WHAT THIS TASK INVOLVES ->
Filter the listing below, please, and copy only the lines with the word "encoding".
:: SUPPLIED DATA ::
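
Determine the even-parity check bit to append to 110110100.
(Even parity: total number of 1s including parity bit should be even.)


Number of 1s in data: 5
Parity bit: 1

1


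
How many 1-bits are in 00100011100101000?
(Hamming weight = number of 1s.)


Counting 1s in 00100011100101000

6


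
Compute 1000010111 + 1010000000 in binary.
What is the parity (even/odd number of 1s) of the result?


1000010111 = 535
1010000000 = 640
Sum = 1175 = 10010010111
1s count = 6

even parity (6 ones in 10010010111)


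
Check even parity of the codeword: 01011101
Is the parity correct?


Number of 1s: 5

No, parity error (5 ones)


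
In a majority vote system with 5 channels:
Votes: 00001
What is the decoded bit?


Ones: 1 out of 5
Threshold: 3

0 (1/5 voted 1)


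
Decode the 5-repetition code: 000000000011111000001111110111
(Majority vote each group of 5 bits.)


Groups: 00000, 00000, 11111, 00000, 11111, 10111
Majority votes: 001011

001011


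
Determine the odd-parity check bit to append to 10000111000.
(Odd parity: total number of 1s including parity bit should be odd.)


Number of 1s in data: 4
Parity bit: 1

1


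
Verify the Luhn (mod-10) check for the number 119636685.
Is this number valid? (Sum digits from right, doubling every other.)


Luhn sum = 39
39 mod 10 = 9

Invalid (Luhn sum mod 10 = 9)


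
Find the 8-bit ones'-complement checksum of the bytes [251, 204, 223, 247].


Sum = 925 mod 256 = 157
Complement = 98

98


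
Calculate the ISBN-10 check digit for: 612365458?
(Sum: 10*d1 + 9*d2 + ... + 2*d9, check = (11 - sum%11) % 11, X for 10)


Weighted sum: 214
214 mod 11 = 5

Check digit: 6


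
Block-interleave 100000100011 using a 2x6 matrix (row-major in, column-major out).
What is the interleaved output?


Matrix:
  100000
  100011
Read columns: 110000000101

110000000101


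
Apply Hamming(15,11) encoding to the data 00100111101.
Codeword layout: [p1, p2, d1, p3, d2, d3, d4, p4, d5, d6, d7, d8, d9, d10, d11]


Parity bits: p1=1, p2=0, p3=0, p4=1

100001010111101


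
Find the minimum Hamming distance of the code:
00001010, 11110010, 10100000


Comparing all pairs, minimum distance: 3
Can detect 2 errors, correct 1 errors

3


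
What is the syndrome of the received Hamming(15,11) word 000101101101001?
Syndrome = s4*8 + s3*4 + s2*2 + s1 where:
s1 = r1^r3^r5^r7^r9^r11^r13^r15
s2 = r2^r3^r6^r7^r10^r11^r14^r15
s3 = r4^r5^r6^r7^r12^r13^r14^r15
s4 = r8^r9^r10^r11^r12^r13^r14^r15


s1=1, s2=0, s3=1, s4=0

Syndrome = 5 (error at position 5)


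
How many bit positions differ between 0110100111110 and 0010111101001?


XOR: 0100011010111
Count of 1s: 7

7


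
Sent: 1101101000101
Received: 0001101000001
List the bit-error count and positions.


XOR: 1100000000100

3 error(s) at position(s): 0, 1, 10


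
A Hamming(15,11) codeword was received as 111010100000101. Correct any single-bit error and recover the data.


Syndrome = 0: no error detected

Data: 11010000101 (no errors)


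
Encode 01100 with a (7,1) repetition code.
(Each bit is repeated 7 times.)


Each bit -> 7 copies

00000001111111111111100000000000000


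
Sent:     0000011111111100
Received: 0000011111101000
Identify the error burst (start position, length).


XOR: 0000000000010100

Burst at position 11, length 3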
:::
:: SUPPLIED DATA ::
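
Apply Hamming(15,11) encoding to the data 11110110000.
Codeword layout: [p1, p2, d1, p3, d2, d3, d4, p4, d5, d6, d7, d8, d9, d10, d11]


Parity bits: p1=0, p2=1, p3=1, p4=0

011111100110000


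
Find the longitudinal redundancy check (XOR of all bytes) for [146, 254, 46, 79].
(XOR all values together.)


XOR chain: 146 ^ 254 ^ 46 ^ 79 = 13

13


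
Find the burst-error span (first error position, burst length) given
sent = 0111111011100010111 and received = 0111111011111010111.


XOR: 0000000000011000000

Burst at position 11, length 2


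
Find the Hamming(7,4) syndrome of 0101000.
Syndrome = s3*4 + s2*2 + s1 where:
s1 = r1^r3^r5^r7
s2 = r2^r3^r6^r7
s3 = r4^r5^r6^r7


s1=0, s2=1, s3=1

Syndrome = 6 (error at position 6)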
:::
:: SUPPLIED DATA ::
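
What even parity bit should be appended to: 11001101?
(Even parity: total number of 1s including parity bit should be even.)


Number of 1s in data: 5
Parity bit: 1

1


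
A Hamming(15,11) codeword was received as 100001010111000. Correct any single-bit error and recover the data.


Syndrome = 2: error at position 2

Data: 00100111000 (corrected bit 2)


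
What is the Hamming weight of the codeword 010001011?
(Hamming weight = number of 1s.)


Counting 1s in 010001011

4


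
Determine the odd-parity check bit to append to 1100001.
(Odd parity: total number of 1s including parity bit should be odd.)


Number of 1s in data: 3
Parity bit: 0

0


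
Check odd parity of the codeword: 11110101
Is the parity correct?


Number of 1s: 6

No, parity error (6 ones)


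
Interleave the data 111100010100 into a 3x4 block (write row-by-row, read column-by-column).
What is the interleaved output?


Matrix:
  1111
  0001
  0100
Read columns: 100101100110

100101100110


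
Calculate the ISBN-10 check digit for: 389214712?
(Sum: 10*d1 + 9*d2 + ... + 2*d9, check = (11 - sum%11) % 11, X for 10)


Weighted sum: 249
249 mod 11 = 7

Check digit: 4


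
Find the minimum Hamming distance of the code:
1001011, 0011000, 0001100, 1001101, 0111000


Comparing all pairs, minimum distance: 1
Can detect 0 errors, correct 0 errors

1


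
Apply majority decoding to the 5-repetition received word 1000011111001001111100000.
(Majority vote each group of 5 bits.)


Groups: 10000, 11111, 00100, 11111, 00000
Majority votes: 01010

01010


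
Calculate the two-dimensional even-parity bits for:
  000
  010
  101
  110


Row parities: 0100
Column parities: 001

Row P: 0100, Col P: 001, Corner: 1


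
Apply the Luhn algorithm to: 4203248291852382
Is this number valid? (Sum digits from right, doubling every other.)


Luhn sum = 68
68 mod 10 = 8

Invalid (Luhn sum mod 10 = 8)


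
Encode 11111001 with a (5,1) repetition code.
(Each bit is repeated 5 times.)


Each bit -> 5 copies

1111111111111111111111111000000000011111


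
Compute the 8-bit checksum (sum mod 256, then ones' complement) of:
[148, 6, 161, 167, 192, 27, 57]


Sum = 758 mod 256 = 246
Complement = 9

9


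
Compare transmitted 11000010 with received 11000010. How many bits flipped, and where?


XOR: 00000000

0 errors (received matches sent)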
:::
ANSWER SECTION ->
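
Apply Hamming(15,11) encoding to the data 00100111101.
Apply Hamming(15,11) encoding to the data 11110110000.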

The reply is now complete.